_Raw data_
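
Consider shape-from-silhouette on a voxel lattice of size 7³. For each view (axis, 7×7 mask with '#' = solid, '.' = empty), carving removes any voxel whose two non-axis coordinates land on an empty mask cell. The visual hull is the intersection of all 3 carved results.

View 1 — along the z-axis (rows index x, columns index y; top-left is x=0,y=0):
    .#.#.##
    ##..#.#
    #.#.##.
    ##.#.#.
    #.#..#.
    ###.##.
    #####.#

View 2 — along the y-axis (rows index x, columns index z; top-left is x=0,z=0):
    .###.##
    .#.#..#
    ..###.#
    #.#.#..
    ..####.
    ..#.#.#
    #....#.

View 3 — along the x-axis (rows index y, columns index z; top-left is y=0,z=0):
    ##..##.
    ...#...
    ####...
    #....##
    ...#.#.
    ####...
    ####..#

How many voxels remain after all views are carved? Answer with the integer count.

initial block: 7^3 = 343
  1. axis=2 (XY plane), |mask|=30  ⇒  voxels=210
  2. axis=1 (XZ plane), |mask|=24  ⇒  voxels=99
  3. axis=0 (YZ plane), |mask|=23  ⇒  voxels=43

43 voxels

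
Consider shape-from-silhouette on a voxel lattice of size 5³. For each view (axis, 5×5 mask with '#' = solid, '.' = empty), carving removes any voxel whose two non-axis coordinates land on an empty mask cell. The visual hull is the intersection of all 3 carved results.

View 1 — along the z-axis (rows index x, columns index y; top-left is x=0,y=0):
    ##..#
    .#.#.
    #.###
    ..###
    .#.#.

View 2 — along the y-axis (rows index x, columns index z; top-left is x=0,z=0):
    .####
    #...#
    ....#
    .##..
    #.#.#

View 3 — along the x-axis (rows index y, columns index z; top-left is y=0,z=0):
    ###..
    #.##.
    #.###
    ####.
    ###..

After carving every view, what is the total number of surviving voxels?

initial block: 5^3 = 125
carve view 1 (along z, XY-mask fill 14/25): 70 voxels remain
carve view 2 (along y, XZ-mask fill 12/25): 32 voxels remain
carve view 3 (along x, YZ-mask fill 17/25): 18 voxels remain

remaining voxels: 18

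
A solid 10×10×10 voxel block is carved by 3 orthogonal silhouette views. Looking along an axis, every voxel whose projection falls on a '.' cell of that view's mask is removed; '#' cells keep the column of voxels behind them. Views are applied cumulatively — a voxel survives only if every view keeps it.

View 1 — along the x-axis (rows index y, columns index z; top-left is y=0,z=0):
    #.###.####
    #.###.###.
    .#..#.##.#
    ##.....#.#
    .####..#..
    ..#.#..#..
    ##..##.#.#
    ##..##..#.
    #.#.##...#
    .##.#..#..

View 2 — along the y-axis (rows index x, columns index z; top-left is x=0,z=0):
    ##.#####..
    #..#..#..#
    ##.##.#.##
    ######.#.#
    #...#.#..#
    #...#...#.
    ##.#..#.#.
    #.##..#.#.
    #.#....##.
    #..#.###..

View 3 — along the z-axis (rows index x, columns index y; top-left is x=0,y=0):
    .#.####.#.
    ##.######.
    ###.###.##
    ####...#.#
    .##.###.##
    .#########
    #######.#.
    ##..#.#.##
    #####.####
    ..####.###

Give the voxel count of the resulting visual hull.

full grid |V| = 1000
carve view 1 (along x, YZ-mask fill 52/100): 520 voxels remain
carve view 2 (along y, XZ-mask fill 52/100): 265 voxels remain
carve view 3 (along z, XY-mask fill 74/100): 188 voxels remain

188 voxels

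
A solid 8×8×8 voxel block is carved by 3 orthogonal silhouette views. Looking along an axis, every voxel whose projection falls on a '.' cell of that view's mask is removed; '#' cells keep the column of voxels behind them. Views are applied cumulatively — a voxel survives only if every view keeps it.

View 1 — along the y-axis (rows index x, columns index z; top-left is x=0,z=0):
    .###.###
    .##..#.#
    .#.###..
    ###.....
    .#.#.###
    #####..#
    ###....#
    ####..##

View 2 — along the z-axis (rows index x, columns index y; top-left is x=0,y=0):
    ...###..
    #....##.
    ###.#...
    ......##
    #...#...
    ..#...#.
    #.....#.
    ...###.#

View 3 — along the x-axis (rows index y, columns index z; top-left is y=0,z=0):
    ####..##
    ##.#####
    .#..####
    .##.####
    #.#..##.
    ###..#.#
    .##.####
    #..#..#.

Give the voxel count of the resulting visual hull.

start: 8×8×8 = 512 voxels
  1. axis=1 (XZ plane), |mask|=38  ⇒  voxels=304
  2. axis=2 (XY plane), |mask|=22  ⇒  voxels=106
  3. axis=0 (YZ plane), |mask|=42  ⇒  voxels=70

voxel count = 70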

_Your objective_
In the entries above, find lines with "keep" and copy each.

_Your solution_
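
A solid 10×10×10 voxel block is carved by 3 orthogonal silhouette views. Looking along an axis, every voxel whose projection falls on a '.' cell of that view's mask is removed; '#' cells keep the column of voxels behind them. Views are applied cumulatively — a voxel survives only if every view keeps it.
A solid 8×8×8 voxel block is carved by 3 orthogonal silhouette views. Looking along an axis, every voxel whose projection falls on a '.' cell of that view's mask is removed; '#' cells keep the column of voxels behind them. Views are applied cumulatively — a voxel survives only if every view keeps it.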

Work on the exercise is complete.